## EXERCISE
Take the line containing "In how many" and every line after it to the end of the data, and write them out exactly as they appear.

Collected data

****************

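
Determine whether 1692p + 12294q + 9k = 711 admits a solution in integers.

yes

gcd(12294, 1692):
  12294 = 7×1692 + 450
  1692 = 3×450 + 342
  450 = 1×342 + 108
  342 = 3×108 + 18
  108 = 6×18
so gcd(12294, 1692) = 18.
gcd(18, 9) = 9.
9 divides 711, so integer solutions exist.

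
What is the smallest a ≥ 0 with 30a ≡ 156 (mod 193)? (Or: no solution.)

gcd(193, 30):
  193 = 6·30 + 13
  30 = 2·13 + 4
  13 = 3·4 + 1
  4 = 4·1
so gcd(193, 30) = 1.
1 divides 156, so solutions exist.
Back-substitute for Bézout coefficients:
  1 = 13 - 3·4
  ... = 30·(-45) + 193·(7)
So 30·(-45) ≡ 1 (mod 193); multiply by 156: a ≡ -7020 (mod 193).
Smallest nonnegative: a = -7020 mod 193 = 121.

121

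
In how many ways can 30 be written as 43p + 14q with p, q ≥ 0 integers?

gcd(43, 14):
  43 = 3×14 + 1
  14 = 14×1
so gcd(43, 14) = 1.
Back-substitute for Bézout coefficients:
  1 = 43 - 3×14
  ... = 43×(1) + 14×(-3)
Scale by 30: one solution is (30, -90). Reduce p mod 14: (2, -4).
General: p = 2 + 14t, q = -4 - 43t.
p ≥ 0 ⇒ t ≥ 0; q ≥ 0 ⇒ t ≤ -1. So t ∈ [0, -1]: 0 solutions.

0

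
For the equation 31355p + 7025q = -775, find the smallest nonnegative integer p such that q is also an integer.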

****************

## TASK OUTPUT
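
In how many ways can 30 be written as 43p + 14q with p, q ≥ 0 integers?

gcd(43, 14):
  43 = 3×14 + 1
  14 = 14×1
so gcd(43, 14) = 1.
Back-substitute for Bézout coefficients:
  1 = 43 - 3×14
  ... = 43×(1) + 14×(-3)
Scale by 30: one solution is (30, -90). Reduce p mod 14: (2, -4).
General: p = 2 + 14t, q = -4 - 43t.
p ≥ 0 ⇒ t ≥ 0; q ≥ 0 ⇒ t ≤ -1. So t ∈ [0, -1]: 0 solutions.

0

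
For the equation 31355p + 7025q = -775, find the smallest nonnegative integer p such that q is also an integer.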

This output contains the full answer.